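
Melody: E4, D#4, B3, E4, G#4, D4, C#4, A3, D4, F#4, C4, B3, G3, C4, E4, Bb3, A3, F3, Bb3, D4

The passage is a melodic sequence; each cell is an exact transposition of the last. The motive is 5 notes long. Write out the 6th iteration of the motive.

Taking 5-note groups, the heads are E4, D4, C4, Bb3: the pattern moves down a 2nd.
Continuing the starts: Ab3 → Gb3.
Statement 6 starts on Gb3 and keeps the same exact contour: Gb3 F3 Db3 Gb3 Bb3.

Gb3 F3 Db3 Gb3 Bb3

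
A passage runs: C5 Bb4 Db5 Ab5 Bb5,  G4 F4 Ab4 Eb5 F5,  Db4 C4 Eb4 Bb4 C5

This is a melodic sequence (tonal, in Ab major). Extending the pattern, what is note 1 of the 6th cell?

With 5-note cells, note 1 of each statement runs C5, G4, Db4.
Carrying that down a 4th forward: Ab3 → Eb3 → Bb2.

Bb2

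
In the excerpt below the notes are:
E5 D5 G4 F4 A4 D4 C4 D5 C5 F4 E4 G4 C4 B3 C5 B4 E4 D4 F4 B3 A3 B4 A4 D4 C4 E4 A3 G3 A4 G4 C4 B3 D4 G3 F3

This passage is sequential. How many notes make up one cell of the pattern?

There are 35 notes; a 7-note unit gives 5 cells:
E5 D5 G4 F4 A4 D4 C4 | D5 C5 F4 E4 G4 C4 B3 | C5 B4 E4 D4 F4 B3 A3 | B4 A4 D4 C4 E4 A3 G3 | A4 G4 C4 B3 D4 G3 F3
Every group is a transposition down a 2nd of the one before; no shorter unit works.

7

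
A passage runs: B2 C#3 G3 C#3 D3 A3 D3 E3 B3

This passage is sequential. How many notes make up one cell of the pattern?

3

There are 9 notes; a 3-note unit gives 3 cells:
B2 C#3 G3 | C#3 D3 A3 | D3 E3 B3
That's a consistent up a 2nd shift per cell, and no other grouping gives one.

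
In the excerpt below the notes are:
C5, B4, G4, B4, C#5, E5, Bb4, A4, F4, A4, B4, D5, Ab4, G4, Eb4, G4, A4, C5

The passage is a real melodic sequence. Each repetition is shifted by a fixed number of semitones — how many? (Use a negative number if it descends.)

With a 6-note motive the entries are C5, Bb4, Ab4, each down a 2nd from the previous.
Counting half-steps from C5 to Bb4: -2.

-2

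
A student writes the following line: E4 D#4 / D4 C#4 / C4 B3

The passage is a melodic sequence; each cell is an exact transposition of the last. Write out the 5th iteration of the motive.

Ab3 G3

Taking 2-note groups, the heads are E4, D4, C4: the pattern moves down a 2nd.
Carrying on: Bb3 → Ab3.
So cell 5 is Ab3 G3.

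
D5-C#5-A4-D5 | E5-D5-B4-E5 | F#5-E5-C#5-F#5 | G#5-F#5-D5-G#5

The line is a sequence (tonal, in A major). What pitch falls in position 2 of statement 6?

A5

With 4-note cells, note 2 of each statement runs C#5, D5, E5, F#5.
Each moves up a 2nd. Continuing: G#5 → A5.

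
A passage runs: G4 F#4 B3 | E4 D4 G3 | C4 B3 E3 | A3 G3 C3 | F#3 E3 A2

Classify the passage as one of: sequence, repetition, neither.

Each 3-note cell is the previous one transposed down a 3rd.

sequence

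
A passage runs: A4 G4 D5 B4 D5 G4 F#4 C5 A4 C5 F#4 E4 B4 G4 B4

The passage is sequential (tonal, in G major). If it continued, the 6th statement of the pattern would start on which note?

Unit = 5 notes; the statements start on A4, G4, F#4, moving down a 2nd each time.
Continuing: E4 → D4 → C4. Statement 6 starts on C4.

C4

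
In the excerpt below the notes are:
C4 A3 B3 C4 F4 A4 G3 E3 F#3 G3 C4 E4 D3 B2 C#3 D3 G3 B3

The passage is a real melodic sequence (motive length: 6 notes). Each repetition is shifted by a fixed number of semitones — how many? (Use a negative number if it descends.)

-5

Unit = 6 notes; the statements start on C4, G3, D3, moving down a 4th each time.
Counting half-steps from C4 to G3: -5.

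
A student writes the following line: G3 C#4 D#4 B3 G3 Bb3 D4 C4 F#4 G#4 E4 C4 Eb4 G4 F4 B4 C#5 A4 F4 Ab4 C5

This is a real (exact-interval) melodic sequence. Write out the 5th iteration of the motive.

Eb5 A5 B5 G5 Eb5 Gb5 Bb5

Taking 7-note groups, the heads are G3, C4, F4: the pattern moves up a 4th.
Continuing the starts: Bb4 → Eb5.
Statement 5 starts on Eb5 and keeps the same exact contour: Eb5 A5 B5 G5 Eb5 Gb5 Bb5.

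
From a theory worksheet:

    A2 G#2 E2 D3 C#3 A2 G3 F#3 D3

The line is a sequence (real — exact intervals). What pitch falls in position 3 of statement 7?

The unit is 3 notes. Position-3 pitches of the 3 shown cells: E2, A2, D3.
Extending up a 4th: G3 → C4 → F4 → Bb4.

Bb4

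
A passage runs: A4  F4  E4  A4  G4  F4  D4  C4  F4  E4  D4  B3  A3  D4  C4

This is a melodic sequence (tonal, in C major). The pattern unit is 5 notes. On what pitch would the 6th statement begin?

The 5-note cells begin on A4, F4, D4 — each down a 3rd from the last.
Continuing: B3 → G3 → E3. Statement 6 starts on E3.

E3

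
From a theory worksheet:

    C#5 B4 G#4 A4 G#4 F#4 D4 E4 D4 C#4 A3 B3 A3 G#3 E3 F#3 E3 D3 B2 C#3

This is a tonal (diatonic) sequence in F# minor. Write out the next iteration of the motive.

B2 A2 F#2 G#2

Taking 4-note groups, the heads are C#5, G#4, D4, A3, E3: the pattern moves down a 4th.
So cell 6 is B2 A2 F#2 G#2.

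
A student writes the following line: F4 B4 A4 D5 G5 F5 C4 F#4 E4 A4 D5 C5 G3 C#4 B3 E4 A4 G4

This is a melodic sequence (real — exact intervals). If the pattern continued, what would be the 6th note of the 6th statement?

E3

With 6-note cells, note 6 of each statement runs F5, C5, G4.
Carrying that down a 4th forward: D4 → A3 → E3.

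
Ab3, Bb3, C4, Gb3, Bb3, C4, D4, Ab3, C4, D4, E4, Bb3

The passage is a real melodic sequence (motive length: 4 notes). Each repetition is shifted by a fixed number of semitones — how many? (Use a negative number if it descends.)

2

The 4-note cells begin on Ab3, Bb3, C4 — each up a 2nd from the last.
Counting half-steps from Ab3 to Bb3: 2.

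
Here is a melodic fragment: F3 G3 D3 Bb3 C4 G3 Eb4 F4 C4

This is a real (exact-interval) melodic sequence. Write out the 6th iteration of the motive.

Taking 3-note groups, the heads are F3, Bb3, Eb4: the pattern moves up a 4th.
Carrying on: Ab4 → Db5 → Gb5.
So cell 6 is Gb5 Ab5 Eb5.

Gb5 Ab5 Eb5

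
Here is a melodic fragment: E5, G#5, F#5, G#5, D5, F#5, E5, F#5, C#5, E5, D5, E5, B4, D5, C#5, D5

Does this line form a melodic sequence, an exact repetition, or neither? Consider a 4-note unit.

sequence

Each 4-note cell is the previous one transposed down a 2nd.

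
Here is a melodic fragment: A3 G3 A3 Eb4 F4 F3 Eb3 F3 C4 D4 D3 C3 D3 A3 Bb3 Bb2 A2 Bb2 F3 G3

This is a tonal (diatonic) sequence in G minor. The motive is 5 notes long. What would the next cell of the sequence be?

With a 5-note motive the entries are A3, F3, D3, Bb2, each down a 3rd from the previous.
So cell 5 is G2 F2 G2 D3 Eb3.

G2 F2 G2 D3 Eb3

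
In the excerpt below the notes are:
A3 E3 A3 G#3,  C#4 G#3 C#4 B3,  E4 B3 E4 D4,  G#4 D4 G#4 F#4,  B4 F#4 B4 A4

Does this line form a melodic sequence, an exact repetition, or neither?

sequence

Each 4-note cell is the previous one transposed up a 3rd.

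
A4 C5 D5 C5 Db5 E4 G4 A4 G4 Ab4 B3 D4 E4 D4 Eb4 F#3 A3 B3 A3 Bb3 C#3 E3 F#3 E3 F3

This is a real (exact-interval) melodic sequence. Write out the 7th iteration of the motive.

Unit = 5 notes; the statements start on A4, E4, B3, F#3, C#3, moving down a 4th each time.
Carrying on: G#2 → D#2.
Statement 7 starts on D#2 and keeps the same exact contour: D#2 F#2 G#2 F#2 G2.

D#2 F#2 G#2 F#2 G2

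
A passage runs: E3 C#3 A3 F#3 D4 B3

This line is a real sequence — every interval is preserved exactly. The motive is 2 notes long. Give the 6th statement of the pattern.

F5 D5

With a 2-note motive the entries are E3, A3, D4, each up a 4th from the previous.
Extending up a 4th: G4 → C5 → F5.
From F5 the exact shape gives F5 D5.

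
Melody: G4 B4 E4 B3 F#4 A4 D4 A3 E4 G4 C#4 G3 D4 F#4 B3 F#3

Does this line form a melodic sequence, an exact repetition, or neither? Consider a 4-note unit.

sequence

Each 4-note cell is the previous one transposed down a 2nd.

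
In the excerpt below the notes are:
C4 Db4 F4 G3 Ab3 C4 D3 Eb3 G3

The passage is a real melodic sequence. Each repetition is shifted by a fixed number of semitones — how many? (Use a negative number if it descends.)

-5

The 3-note cells begin on C4, G3, D3 — each down a 4th from the last.
C4 to G3 spans -5 semitones.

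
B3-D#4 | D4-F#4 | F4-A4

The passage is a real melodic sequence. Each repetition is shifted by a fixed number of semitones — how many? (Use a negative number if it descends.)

Unit = 2 notes; the statements start on B3, D4, F4, moving up a 3rd each time.
B3→D4 is 62 − 59 = 3 semitones.

3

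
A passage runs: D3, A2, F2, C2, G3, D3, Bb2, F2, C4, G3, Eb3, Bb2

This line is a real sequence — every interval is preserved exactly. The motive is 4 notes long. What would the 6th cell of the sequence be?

The 4-note cells begin on D3, G3, C4 — each up a 4th from the last.
Carrying on: F4 → Bb4 → Eb5.
So cell 6 is Eb5 Bb4 Gb4 Db4.

Eb5 Bb4 Gb4 Db4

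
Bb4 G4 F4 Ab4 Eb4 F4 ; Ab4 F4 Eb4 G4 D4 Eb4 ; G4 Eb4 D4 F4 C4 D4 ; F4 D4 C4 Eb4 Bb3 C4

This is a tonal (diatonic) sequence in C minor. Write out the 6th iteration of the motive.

D4 Bb3 Ab3 C4 G3 Ab3

With a 6-note motive the entries are Bb4, Ab4, G4, F4, each down a 2nd from the previous.
Extending down a 2nd: Eb4 → D4.
Statement 6 starts on D4 and keeps the same diatonic contour: D4 Bb3 Ab3 C4 G3 Ab3.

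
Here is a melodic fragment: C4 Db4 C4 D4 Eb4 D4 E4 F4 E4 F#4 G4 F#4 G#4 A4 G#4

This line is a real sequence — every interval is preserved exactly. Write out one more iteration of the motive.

A#4 B4 A#4

With a 3-note motive the entries are C4, D4, E4, F#4, G#4, each up a 2nd from the previous.
From A#4 the exact shape gives A#4 B4 A#4.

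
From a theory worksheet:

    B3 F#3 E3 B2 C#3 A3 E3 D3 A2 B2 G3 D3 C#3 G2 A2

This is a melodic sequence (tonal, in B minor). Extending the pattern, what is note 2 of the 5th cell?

B2

The unit is 5 notes. Position-2 pitches of the 3 shown cells: F#3, E3, D3.
Extending down a 2nd: C#3 → B2.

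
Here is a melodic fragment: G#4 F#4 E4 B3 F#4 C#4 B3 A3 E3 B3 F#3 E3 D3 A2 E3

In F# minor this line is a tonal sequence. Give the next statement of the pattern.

Unit = 5 notes; the statements start on G#4, C#4, F#3, moving down a 5th each time.
From B2 the diatonic shape gives B2 A2 G#2 D2 A2.

B2 A2 G#2 D2 A2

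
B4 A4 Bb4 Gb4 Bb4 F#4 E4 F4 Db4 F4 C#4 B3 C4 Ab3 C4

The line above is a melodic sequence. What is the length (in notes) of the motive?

5

There are 15 notes; a 5-note unit gives 3 cells:
B4 A4 Bb4 Gb4 Bb4 | F#4 E4 F4 Db4 F4 | C#4 B3 C4 Ab3 C4
Each cell is the previous one down a 4th — so the unit is 5 notes.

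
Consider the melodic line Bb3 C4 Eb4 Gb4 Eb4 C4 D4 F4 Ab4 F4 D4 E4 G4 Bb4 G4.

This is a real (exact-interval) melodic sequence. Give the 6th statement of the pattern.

G#4 A#4 C#5 E5 C#5

With a 5-note motive the entries are Bb3, C4, D4, each up a 2nd from the previous.
Extending up a 2nd: E4 → F#4 → G#4.
Statement 6 starts on G#4 and keeps the same exact contour: G#4 A#4 C#5 E5 C#5.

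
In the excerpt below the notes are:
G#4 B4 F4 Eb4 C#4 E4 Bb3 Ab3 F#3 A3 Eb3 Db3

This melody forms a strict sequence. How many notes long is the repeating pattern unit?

4

Try groups of 4 (3 cells in 12 notes):
G#4 B4 F4 Eb4 | C#4 E4 Bb3 Ab3 | F#3 A3 Eb3 Db3
That's a consistent down a 5th shift per cell, and no other grouping gives one.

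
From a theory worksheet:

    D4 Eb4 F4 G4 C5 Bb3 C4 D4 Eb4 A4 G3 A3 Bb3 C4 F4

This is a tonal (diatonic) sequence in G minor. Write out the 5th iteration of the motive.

The 5-note cells begin on D4, Bb3, G3 — each down a 3rd from the last.
Continuing the starts: Eb3 → C3.
From C3 the diatonic shape gives C3 D3 Eb3 F3 Bb3.

C3 D3 Eb3 F3 Bb3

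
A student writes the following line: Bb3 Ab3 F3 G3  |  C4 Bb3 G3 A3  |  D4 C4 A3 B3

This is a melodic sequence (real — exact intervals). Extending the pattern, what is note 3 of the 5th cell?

With 4-note cells, note 3 of each statement runs F3, G3, A3.
Each moves up a 2nd. Continuing: B3 → C#4.

C#4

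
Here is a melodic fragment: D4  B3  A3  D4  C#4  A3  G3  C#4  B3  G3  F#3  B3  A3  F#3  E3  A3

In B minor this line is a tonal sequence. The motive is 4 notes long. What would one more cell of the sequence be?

With a 4-note motive the entries are D4, C#4, B3, A3, each down a 2nd from the previous.
So cell 5 is G3 E3 D3 G3.

G3 E3 D3 G3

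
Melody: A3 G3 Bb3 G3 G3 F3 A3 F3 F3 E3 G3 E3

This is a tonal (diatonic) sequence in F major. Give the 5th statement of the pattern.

With a 4-note motive the entries are A3, G3, F3, each down a 2nd from the previous.
Carrying on: E3 → D3.
Statement 5 starts on D3 and keeps the same diatonic contour: D3 C3 E3 C3.

D3 C3 E3 C3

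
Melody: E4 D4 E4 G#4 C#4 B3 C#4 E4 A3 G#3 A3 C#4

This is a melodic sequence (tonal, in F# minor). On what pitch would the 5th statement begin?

Unit = 4 notes; the statements start on E4, C#4, A3, moving down a 3rd each time.
Continuing: F#3 → D3. Statement 5 starts on D3.

D3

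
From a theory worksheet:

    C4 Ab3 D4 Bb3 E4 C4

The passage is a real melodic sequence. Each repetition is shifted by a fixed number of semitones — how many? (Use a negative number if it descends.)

2

The 2-note cells begin on C4, D4, E4 — each up a 2nd from the last.
C4 to D4 spans +2 semitones.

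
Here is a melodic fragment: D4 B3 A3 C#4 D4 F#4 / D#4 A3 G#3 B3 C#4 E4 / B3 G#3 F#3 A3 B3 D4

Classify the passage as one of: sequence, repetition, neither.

Note 1 of cell 2 is D#4; if this were a sequence it would be C#4. No unit length gives a consistent transposition pattern.

neither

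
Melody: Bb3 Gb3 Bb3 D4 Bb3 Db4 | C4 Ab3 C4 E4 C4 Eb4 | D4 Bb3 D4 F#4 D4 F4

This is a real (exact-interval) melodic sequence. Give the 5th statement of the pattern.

F#4 D4 F#4 A#4 F#4 A4

The 6-note cells begin on Bb3, C4, D4 — each up a 2nd from the last.
Carrying on: E4 → F#4.
From F#4 the exact shape gives F#4 D4 F#4 A#4 F#4 A4.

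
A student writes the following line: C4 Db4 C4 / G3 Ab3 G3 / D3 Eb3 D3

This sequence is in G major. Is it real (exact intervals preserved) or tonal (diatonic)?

real

Each cell has the same semitone pattern (1, -1) — intervals are preserved exactly.
And Db4 lies outside G major, so the sequence is real rather than tonal.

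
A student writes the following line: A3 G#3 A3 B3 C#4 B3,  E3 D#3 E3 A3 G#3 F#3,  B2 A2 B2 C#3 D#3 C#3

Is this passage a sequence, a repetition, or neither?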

= = = = = = =

→ **TASK REQUIREMENTS**
What you return should be the lines from the beginning of the records through the one that contains "E5 D5 G4 F4 A4 D4 C4 D5", repeated exactly and with no additions.

→ **EXERCISE RESULT**
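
Melody: E4, D#4, B3, E4, G#4, D4, C#4, A3, D4, F#4, C4, B3, G3, C4, E4, Bb3, A3, F3, Bb3, D4

The passage is a melodic sequence; each cell is an exact transposition of the last. The motive is 5 notes long. Write out the 6th iteration of the motive.

Taking 5-note groups, the heads are E4, D4, C4, Bb3: the pattern moves down a 2nd.
Continuing the starts: Ab3 → Gb3.
Statement 6 starts on Gb3 and keeps the same exact contour: Gb3 F3 Db3 Gb3 Bb3.

Gb3 F3 Db3 Gb3 Bb3

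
A passage runs: C5 Bb4 Db5 Ab5 Bb5,  G4 F4 Ab4 Eb5 F5,  Db4 C4 Eb4 Bb4 C5

This is a melodic sequence (tonal, in Ab major). Extending the pattern, what is note 1 of the 6th cell?

With 5-note cells, note 1 of each statement runs C5, G4, Db4.
Carrying that down a 4th forward: Ab3 → Eb3 → Bb2.

Bb2

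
In the excerpt below the notes are:
E5 D5 G4 F4 A4 D4 C4 D5 C5 F4 E4 G4 C4 B3 C5 B4 E4 D4 F4 B3 A3 B4 A4 D4 C4 E4 A3 G3 A4 G4 C4 B3 D4 G3 F3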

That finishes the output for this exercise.